■ RECORD SET
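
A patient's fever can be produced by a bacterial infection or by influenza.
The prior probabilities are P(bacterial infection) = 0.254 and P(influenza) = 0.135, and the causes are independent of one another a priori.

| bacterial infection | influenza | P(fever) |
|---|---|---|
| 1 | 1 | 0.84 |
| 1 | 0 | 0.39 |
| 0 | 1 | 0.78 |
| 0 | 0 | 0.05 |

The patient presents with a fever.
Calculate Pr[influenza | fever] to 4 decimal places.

Pr[influenza | fever] ≈ 0.4765

Weight on influenza=true, given the evidence: 0.078554 + 0.028804 = 0.107358
The normalizing constant is 0.05·0.746·0.865 + 0.78·0.746·0.135 + 0.39·0.254·0.865 + 0.84·0.254·0.135 = 0.225310
Posterior = 0.107358 / 0.225310 ≈ 0.4765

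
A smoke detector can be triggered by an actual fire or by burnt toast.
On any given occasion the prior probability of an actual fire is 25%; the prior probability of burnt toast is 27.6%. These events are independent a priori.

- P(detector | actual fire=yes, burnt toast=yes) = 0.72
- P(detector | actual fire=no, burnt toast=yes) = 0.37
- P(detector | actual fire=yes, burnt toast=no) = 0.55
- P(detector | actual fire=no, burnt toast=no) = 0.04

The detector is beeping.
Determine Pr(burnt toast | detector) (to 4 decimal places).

Pr(burnt toast | detector) ≈ 0.5101

Sum P(detector|·) weighted by the priors over the 4 (actual fire, burnt toast) configurations:
  P(detector) = 0.04*0.75*0.724 + 0.37*0.75*0.276 + 0.55*0.25*0.724 + 0.72*0.25*0.276
        = 0.021720 + 0.076590 + 0.099550 + 0.049680 = 0.247540
Keeping only the burnt toast-present terms gives 0.126270, so
  P(burnt toast | detector) = 0.126270 / 0.247540 ≈ 0.5101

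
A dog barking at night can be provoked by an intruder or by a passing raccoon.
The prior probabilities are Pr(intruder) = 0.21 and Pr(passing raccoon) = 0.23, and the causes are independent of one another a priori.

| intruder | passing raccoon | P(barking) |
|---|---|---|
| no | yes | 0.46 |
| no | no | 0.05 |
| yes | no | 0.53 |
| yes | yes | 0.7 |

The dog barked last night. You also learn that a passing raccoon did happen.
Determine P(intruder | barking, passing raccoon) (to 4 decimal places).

P(barking | passing raccoon) = 0.46×0.79 + 0.7×0.21 = 0.363400 + 0.147000 = 0.510400
The intruder-present share is 0.7×0.21 = 0.147000.
So P(intruder | barking, passing raccoon) = 0.147000/0.510400 ≈ 0.2880.

P(intruder | barking, passing raccoon) ≈ 0.2880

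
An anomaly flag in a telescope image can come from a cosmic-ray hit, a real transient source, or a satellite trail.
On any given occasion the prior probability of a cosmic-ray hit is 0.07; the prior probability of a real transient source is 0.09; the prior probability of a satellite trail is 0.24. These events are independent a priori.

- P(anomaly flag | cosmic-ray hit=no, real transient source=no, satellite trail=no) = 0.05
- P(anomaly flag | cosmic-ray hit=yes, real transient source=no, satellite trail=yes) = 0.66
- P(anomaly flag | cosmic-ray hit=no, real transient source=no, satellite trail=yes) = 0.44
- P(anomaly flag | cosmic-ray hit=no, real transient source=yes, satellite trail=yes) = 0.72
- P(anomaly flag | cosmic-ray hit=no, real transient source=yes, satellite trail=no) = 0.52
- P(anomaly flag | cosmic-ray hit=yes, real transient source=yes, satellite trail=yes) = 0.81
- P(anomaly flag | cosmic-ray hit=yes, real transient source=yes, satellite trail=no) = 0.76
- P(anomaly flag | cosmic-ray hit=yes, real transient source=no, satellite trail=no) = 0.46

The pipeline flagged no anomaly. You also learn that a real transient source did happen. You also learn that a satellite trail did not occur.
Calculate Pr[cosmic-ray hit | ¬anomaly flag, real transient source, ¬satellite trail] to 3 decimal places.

Pr[cosmic-ray hit | ¬anomaly flag, real transient source, ¬satellite trail] ≈ 0.036

By total probability over both values of cosmic-ray hit:
  P(¬anomaly flag | real transient source, ¬satellite trail) = 0.48·0.93 + 0.24·0.07
        = 0.446400 + 0.016800 = 0.463200
The terms with cosmic-ray hit present sum to 0.016800, so
  P(cosmic-ray hit | ¬anomaly flag, real transient source, ¬satellite trail) = 0.016800 / 0.463200 ≈ 0.036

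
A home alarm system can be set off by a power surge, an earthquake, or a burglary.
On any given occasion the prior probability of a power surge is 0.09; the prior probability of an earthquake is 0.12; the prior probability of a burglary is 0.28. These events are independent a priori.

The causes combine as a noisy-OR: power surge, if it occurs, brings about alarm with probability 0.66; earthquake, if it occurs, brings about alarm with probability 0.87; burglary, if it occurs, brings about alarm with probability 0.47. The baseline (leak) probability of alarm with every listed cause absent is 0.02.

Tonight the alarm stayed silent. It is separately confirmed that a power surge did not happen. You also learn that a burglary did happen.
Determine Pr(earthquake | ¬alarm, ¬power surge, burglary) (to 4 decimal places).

Pr(earthquake | ¬alarm, ¬power surge, burglary) ≈ 0.0174

Under noisy-OR, P(alarm | causes) = 1 − (1−0.02)·∏(1−qᵢ) over the active causes.
By total probability over both values of earthquake:
  P(¬alarm | ¬power surge, burglary) = 0.5194*0.88 + 0.067522*0.12
        = 0.457072 + 0.008103 = 0.465175
Keeping only the earthquake-present terms gives 0.008103, so
  P(earthquake | ¬alarm, ¬power surge, burglary) = 0.008103 / 0.465175 ≈ 0.0174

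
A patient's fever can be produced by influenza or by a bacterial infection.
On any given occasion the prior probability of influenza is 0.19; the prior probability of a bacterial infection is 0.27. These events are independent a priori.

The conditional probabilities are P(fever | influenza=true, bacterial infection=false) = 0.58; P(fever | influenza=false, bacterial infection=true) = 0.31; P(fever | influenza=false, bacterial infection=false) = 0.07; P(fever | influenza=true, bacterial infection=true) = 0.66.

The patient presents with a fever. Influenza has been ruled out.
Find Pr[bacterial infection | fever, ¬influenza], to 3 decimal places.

Pr[bacterial infection | fever, ¬influenza] ≈ 0.621

Weight on bacterial infection=true, given the evidence: 0.31*0.27 = 0.083700
Normalizer over all consistent configurations: 0.07*0.73 + 0.31*0.27 = 0.134800
P(bacterial infection | fever, ¬influenza) = 0.083700/0.134800 ≈ 0.621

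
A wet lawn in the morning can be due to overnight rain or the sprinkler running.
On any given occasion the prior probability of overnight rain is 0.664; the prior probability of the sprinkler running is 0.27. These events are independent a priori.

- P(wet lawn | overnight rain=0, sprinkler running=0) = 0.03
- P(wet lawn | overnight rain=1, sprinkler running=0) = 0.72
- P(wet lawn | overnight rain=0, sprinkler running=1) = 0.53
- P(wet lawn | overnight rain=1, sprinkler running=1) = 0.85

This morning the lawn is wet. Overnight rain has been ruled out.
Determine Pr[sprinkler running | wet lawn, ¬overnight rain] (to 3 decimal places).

Numerator (weight on configurations with sprinkler running): 0.53×0.27 = 0.143100
Normalizer over all consistent configurations: 0.03×0.73 + 0.53×0.27 = 0.165000
Posterior = 0.143100 / 0.165000 ≈ 0.867

Pr[sprinkler running | wet lawn, ¬overnight rain] ≈ 0.867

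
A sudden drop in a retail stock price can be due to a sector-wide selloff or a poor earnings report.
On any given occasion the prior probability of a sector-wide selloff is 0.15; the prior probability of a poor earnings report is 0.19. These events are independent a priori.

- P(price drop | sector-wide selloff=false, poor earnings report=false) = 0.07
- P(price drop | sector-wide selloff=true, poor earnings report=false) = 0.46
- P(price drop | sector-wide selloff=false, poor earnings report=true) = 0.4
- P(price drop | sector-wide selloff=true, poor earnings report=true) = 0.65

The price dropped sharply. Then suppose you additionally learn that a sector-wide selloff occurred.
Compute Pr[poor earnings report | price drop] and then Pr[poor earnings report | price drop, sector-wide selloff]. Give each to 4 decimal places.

Pr[poor earnings report | price drop] ≈ 0.4440; Pr[poor earnings report | price drop, sector-wide selloff] ≈ 0.2489

P(price drop) = 0.07×0.85×0.81 + 0.4×0.85×0.19 + 0.46×0.15×0.81 + 0.65×0.15×0.19 = 0.048195 + 0.064600 + 0.055890 + 0.018525 = 0.187210
The poor earnings report-present share is 0.064600 + 0.018525 = 0.083125.
So P(poor earnings report | price drop) = 0.083125/0.187210 ≈ 0.4440.

With the extra evidence:
Enumerate both values of poor earnings report and weight by the priors:
  P(price drop | sector-wide selloff) = 0.46·0.81 + 0.65·0.19
        = 0.372600 + 0.123500 = 0.496100
The terms with poor earnings report present sum to 0.123500, so
  P(poor earnings report | price drop, sector-wide selloff) = 0.123500 / 0.496100 ≈ 0.2489
This is intercausal reasoning (explaining away): once sector-wide selloff accounts for the price drop, poor earnings report becomes less likely.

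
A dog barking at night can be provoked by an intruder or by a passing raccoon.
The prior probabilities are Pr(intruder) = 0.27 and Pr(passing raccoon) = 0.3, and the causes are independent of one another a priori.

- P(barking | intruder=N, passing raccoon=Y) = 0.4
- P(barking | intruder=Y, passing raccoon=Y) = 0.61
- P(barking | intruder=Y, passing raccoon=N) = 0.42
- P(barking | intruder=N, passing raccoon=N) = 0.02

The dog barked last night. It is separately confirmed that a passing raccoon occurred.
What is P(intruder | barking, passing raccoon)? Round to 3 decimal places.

P(intruder | barking, passing raccoon) ≈ 0.361

Enumerate both values of intruder and weight by the priors:
  P(barking | passing raccoon) = 0.4·0.73 + 0.61·0.27
        = 0.292000 + 0.164700 = 0.456700
Configurations with intruder contribute 0.164700, so
  P(intruder | barking, passing raccoon) = 0.164700 / 0.456700 ≈ 0.361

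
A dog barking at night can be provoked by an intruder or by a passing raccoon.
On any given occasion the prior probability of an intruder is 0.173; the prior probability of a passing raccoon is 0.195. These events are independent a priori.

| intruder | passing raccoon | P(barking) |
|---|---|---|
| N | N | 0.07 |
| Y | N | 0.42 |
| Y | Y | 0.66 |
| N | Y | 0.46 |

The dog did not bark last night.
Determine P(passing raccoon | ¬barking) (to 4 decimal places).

P(passing raccoon | ¬barking) ≈ 0.1234

Numerator (weight on configurations with passing raccoon): 0.087083 + 0.011470 = 0.098553
The normalizing constant is 0.93×0.827×0.805 + 0.54×0.827×0.195 + 0.58×0.173×0.805 + 0.34×0.173×0.195 = 0.798461
P(passing raccoon | ¬barking) = 0.098553/0.798461 ≈ 0.1234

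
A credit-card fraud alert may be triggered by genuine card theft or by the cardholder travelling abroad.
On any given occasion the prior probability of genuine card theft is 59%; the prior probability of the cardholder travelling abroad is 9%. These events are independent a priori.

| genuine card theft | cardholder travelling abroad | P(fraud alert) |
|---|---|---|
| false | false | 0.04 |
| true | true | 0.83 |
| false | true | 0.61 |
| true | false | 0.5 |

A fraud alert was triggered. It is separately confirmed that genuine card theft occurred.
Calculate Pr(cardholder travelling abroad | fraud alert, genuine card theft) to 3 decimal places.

By total probability over both values of cardholder travelling abroad:
  P(fraud alert | genuine card theft) = 0.5·0.91 + 0.83·0.09
        = 0.455000 + 0.074700 = 0.529700
The terms with cardholder travelling abroad present sum to 0.074700, so
  P(cardholder travelling abroad | fraud alert, genuine card theft) = 0.074700 / 0.529700 ≈ 0.141

Pr(cardholder travelling abroad | fraud alert, genuine card theft) ≈ 0.141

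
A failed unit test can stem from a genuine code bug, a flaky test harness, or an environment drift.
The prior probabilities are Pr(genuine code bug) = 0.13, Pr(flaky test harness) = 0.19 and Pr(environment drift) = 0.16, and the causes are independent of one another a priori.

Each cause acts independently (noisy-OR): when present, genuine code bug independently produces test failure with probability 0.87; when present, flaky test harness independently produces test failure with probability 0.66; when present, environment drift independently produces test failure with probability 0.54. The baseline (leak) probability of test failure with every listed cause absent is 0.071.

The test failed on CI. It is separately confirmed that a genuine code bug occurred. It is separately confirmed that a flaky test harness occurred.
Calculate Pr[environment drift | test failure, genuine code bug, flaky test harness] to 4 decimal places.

Under noisy-OR, P(test failure | causes) = 1 − (1−0.071)·∏(1−qᵢ) over the active causes.
Sum P(test failure|·) weighted by the priors over both values of environment drift:
  P(test failure | genuine code bug, flaky test harness) = 0.958938·0.84 + 0.981112·0.16
        = 0.805508 + 0.156978 = 0.962486
Configurations with environment drift contribute 0.156978, so
  P(environment drift | test failure, genuine code bug, flaky test harness) = 0.156978 / 0.962486 ≈ 0.1631

Pr[environment drift | test failure, genuine code bug, flaky test harness] ≈ 0.1631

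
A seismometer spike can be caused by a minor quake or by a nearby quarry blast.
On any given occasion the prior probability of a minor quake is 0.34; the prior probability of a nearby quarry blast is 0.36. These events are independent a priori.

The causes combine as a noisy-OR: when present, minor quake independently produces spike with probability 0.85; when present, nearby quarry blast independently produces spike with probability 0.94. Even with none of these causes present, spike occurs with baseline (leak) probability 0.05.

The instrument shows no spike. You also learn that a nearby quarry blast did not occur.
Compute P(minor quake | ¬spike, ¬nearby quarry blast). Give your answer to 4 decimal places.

Under noisy-OR, P(spike | causes) = 1 − (1−0.05)·∏(1−qᵢ) over the active causes.
P(¬spike | ¬nearby quarry blast) = 0.95×0.66 + 0.1425×0.34 = 0.627000 + 0.048450 = 0.675450
Of this, 0.048450 comes from 0.1425×0.34 (the minor quake=true cases).
Hence the posterior is 0.048450/0.675450 ≈ 0.0717.

P(minor quake | ¬spike, ¬nearby quarry blast) ≈ 0.0717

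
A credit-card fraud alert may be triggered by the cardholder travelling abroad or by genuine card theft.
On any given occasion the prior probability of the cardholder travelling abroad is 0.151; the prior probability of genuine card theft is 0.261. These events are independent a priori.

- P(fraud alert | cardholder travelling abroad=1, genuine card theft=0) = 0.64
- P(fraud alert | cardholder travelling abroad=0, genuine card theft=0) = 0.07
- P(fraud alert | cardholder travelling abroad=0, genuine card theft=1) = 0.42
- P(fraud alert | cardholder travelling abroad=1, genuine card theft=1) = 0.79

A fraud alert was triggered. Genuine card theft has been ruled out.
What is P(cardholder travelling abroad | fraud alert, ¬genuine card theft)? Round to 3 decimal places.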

■ WHAT NEEDS TO BE DONE
Look above for the line containing "On any given occasion the prior probability of a sector-wide" and the line containing "report=false) = 0.46". Transcribe both, with the lines between them, exactly.

■ ANSWER BOX
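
On any given occasion the prior probability of a sector-wide selloff is 0.15; the prior probability of a poor earnings report is 0.19. These events are independent a priori.

- P(price drop | sector-wide selloff=false, poor earnings report=false) = 0.07
- P(price drop | sector-wide selloff=true, poor earnings report=false) = 0.46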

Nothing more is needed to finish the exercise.